> [TASK DESCRIPTION]: Find the lines of data that contain the string "Random", then list them.

> [Records excerpted from a collection]:

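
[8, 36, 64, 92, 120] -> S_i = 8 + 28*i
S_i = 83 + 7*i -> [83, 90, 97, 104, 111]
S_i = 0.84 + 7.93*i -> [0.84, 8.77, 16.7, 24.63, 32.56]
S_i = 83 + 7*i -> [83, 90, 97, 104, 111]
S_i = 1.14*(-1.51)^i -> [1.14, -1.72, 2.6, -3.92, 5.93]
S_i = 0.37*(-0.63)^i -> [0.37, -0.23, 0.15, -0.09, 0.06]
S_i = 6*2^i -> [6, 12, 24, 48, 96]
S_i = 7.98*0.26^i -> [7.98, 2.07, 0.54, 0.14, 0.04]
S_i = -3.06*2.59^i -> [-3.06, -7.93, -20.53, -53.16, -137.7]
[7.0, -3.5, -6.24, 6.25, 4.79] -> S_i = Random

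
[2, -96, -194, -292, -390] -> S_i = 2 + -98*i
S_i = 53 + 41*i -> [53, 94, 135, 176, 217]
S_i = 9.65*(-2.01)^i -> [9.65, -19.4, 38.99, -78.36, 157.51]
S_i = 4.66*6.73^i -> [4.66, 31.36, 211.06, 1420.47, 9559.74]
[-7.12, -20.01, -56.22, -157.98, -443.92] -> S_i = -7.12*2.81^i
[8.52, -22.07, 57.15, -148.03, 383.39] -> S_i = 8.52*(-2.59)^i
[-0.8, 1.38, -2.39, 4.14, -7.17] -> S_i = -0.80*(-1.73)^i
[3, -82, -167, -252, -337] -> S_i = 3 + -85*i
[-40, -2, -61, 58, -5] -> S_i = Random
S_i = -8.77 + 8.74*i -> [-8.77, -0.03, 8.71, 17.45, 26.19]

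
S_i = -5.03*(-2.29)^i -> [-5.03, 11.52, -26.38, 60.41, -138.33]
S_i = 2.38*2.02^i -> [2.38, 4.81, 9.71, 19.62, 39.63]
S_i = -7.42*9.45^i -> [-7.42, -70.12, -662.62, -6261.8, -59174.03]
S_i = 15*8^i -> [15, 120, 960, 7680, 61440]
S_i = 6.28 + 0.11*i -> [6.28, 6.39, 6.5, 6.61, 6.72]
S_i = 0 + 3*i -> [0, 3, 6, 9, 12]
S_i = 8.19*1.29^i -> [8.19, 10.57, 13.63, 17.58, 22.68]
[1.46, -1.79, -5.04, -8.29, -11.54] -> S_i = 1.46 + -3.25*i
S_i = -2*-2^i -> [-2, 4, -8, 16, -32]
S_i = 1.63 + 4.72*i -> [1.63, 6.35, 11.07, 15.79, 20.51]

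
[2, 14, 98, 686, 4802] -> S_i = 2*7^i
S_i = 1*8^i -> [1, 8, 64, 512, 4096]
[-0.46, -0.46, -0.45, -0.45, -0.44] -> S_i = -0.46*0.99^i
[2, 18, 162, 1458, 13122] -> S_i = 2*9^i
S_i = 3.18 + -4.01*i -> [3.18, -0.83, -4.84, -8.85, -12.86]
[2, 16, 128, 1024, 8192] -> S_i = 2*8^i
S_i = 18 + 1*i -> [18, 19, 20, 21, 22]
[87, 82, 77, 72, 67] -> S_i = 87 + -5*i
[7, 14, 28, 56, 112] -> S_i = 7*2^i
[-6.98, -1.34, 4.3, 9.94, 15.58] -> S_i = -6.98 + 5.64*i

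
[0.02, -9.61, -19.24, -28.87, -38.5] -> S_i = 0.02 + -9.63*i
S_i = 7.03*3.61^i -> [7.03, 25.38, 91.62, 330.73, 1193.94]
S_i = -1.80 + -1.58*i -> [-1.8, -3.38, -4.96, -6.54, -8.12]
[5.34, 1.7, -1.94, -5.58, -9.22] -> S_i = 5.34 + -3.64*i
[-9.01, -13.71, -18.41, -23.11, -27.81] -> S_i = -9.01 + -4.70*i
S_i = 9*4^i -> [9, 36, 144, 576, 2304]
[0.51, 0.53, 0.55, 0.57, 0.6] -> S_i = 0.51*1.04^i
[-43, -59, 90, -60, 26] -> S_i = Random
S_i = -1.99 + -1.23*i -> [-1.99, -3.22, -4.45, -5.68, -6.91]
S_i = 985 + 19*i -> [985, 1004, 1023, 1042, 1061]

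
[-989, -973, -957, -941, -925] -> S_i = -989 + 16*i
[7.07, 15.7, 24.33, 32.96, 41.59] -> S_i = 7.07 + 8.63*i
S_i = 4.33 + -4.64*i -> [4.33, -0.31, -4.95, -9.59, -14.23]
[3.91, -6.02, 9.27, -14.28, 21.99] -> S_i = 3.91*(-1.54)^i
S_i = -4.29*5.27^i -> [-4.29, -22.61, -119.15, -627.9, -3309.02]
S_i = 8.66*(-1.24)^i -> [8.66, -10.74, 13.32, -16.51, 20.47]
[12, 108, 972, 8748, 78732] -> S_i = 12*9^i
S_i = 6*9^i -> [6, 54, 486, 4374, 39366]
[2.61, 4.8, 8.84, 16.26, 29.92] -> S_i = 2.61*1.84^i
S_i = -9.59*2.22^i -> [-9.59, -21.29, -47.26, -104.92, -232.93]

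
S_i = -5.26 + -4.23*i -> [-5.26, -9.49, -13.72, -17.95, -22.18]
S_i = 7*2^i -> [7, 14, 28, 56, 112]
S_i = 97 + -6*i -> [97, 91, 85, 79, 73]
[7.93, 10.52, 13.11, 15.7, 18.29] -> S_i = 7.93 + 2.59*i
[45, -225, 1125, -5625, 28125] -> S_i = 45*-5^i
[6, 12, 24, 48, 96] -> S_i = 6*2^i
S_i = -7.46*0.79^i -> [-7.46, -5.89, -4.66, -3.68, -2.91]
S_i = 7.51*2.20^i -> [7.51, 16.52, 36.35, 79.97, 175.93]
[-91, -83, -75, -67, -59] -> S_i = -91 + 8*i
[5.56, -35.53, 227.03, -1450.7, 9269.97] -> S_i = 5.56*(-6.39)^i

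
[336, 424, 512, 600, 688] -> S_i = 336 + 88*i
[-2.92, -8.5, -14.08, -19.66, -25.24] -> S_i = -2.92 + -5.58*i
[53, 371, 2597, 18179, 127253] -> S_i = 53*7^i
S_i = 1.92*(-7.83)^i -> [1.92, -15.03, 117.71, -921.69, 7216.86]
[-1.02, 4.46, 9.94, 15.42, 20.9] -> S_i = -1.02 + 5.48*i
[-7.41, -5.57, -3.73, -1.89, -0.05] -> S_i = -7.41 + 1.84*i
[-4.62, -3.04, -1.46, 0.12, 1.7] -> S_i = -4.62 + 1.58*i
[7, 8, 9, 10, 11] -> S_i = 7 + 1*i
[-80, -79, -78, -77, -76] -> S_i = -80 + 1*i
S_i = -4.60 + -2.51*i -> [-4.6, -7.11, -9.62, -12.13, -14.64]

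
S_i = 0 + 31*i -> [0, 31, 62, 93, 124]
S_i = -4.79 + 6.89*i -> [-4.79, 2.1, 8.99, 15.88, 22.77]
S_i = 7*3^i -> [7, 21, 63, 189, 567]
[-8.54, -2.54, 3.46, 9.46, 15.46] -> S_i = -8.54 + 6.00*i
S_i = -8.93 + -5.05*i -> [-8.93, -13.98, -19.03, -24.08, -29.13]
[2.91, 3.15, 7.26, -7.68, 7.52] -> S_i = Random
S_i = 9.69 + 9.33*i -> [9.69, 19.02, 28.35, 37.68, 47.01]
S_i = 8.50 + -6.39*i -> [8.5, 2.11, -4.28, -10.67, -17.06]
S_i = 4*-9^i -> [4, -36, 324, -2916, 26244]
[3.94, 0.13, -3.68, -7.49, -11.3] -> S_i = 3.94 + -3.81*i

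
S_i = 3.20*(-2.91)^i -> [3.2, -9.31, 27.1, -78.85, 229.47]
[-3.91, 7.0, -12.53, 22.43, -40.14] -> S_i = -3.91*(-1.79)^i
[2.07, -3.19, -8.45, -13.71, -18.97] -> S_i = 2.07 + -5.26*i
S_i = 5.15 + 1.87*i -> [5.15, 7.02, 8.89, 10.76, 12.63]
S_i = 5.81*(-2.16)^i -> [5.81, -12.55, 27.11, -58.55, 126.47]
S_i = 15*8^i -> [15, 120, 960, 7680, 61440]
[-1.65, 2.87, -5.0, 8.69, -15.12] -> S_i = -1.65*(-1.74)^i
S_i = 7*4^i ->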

> [WRITTEN ANSWER]:
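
[7.0, -3.5, -6.24, 6.25, 4.79] -> S_i = Random
[-40, -2, -61, 58, -5] -> S_i = Random
[-43, -59, 90, -60, 26] -> S_i = Random
[2.91, 3.15, 7.26, -7.68, 7.52] -> S_i = Random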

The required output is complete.